Provided information »

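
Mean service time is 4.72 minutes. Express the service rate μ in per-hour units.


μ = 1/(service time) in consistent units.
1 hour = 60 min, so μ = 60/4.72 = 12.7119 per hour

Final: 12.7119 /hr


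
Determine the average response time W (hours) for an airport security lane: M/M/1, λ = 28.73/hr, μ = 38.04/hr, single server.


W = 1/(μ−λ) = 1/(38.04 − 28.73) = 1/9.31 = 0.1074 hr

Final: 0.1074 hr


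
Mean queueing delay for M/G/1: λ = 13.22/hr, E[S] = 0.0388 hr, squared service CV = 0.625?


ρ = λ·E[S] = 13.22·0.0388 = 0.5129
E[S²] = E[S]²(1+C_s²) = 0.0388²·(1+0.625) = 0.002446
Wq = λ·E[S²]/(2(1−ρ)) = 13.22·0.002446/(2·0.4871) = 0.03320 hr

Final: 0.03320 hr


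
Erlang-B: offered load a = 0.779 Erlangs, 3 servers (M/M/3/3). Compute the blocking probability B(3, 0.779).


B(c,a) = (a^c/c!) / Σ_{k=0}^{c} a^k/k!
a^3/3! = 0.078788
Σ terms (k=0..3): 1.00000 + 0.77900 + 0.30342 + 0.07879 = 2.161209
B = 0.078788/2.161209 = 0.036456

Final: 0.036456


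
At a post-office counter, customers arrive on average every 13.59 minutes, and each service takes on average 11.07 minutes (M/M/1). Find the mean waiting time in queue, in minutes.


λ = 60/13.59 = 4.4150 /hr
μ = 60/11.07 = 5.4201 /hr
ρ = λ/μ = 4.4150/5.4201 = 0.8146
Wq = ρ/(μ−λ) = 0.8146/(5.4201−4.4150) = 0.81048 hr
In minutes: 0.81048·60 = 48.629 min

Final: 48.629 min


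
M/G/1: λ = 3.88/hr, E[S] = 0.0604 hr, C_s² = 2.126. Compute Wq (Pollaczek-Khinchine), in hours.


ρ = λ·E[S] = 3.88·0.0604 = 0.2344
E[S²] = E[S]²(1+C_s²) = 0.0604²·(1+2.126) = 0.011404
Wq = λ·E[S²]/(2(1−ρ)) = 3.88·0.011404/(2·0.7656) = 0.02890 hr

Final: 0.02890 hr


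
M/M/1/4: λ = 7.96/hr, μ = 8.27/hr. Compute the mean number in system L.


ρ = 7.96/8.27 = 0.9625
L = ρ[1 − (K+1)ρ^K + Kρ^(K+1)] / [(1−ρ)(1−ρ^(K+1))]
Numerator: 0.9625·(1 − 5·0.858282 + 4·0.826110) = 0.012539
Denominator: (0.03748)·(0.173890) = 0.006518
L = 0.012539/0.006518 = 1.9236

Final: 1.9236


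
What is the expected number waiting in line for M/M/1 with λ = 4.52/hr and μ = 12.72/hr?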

Task directions » Copy out the full listing above. Keep every word as it is.

Task response »
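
Mean service time is 4.72 minutes. Express the service rate μ in per-hour units.


μ = 1/(service time) in consistent units.
1 hour = 60 min, so μ = 60/4.72 = 12.7119 per hour

Final: 12.7119 /hr


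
Determine the average response time W (hours) for an airport security lane: M/M/1, λ = 28.73/hr, μ = 38.04/hr, single server.


W = 1/(μ−λ) = 1/(38.04 − 28.73) = 1/9.31 = 0.1074 hr

Final: 0.1074 hr


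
Mean queueing delay for M/G/1: λ = 13.22/hr, E[S] = 0.0388 hr, squared service CV = 0.625?


ρ = λ·E[S] = 13.22·0.0388 = 0.5129
E[S²] = E[S]²(1+C_s²) = 0.0388²·(1+0.625) = 0.002446
Wq = λ·E[S²]/(2(1−ρ)) = 13.22·0.002446/(2·0.4871) = 0.03320 hr

Final: 0.03320 hr


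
Erlang-B: offered load a = 0.779 Erlangs, 3 servers (M/M/3/3). Compute the blocking probability B(3, 0.779).


B(c,a) = (a^c/c!) / Σ_{k=0}^{c} a^k/k!
a^3/3! = 0.078788
Σ terms (k=0..3): 1.00000 + 0.77900 + 0.30342 + 0.07879 = 2.161209
B = 0.078788/2.161209 = 0.036456

Final: 0.036456


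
At a post-office counter, customers arrive on average every 13.59 minutes, and each service takes on average 11.07 minutes (M/M/1). Find the mean waiting time in queue, in minutes.


λ = 60/13.59 = 4.4150 /hr
μ = 60/11.07 = 5.4201 /hr
ρ = λ/μ = 4.4150/5.4201 = 0.8146
Wq = ρ/(μ−λ) = 0.8146/(5.4201−4.4150) = 0.81048 hr
In minutes: 0.81048·60 = 48.629 min

Final: 48.629 min


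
M/G/1: λ = 3.88/hr, E[S] = 0.0604 hr, C_s² = 2.126. Compute Wq (Pollaczek-Khinchine), in hours.


ρ = λ·E[S] = 3.88·0.0604 = 0.2344
E[S²] = E[S]²(1+C_s²) = 0.0604²·(1+2.126) = 0.011404
Wq = λ·E[S²]/(2(1−ρ)) = 3.88·0.011404/(2·0.7656) = 0.02890 hr

Final: 0.02890 hr


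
M/M/1/4: λ = 7.96/hr, μ = 8.27/hr. Compute the mean number in system L.


ρ = 7.96/8.27 = 0.9625
L = ρ[1 − (K+1)ρ^K + Kρ^(K+1)] / [(1−ρ)(1−ρ^(K+1))]
Numerator: 0.9625·(1 − 5·0.858282 + 4·0.826110) = 0.012539
Denominator: (0.03748)·(0.173890) = 0.006518
L = 0.012539/0.006518 = 1.9236

Final: 1.9236


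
What is the expected number waiting in line for M/M/1 with λ = 4.52/hr and μ = 12.72/hr?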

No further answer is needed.